* _EXERCISE DIRECTIONS_
Give again every line from the one with "(208*(-6) + 18)" through the last line of the data, exactly, and leave out the lines before it.

##### RECORDS

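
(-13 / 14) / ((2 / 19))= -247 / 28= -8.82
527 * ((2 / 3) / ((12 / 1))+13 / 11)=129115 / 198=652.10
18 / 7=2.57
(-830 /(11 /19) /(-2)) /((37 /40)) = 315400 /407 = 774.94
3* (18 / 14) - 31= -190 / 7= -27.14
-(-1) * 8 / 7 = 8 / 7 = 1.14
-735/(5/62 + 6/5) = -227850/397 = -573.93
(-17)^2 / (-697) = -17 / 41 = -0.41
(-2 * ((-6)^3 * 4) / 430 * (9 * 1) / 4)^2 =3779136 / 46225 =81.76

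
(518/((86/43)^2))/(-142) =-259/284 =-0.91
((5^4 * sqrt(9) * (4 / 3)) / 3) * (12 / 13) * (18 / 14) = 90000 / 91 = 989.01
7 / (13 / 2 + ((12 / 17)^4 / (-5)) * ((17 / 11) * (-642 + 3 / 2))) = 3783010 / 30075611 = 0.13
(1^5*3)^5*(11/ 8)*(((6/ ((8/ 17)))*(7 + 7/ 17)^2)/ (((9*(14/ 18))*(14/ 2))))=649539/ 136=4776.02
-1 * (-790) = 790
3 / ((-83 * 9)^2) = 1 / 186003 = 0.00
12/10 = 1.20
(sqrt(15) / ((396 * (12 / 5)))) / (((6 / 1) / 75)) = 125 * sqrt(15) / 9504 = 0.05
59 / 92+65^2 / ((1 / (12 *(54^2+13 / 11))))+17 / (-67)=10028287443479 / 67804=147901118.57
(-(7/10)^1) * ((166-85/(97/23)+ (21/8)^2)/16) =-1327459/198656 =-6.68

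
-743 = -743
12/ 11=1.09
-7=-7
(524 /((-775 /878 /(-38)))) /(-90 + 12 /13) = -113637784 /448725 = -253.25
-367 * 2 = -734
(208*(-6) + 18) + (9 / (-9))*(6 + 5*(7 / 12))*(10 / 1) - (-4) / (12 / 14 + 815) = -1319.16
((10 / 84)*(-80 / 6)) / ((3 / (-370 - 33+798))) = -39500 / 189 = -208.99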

##########

* _EXERCISE RESPONSE_
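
(208*(-6) + 18) + (9 / (-9))*(6 + 5*(7 / 12))*(10 / 1) - (-4) / (12 / 14 + 815) = -1319.16
((10 / 84)*(-80 / 6)) / ((3 / (-370 - 33+798))) = -39500 / 189 = -208.99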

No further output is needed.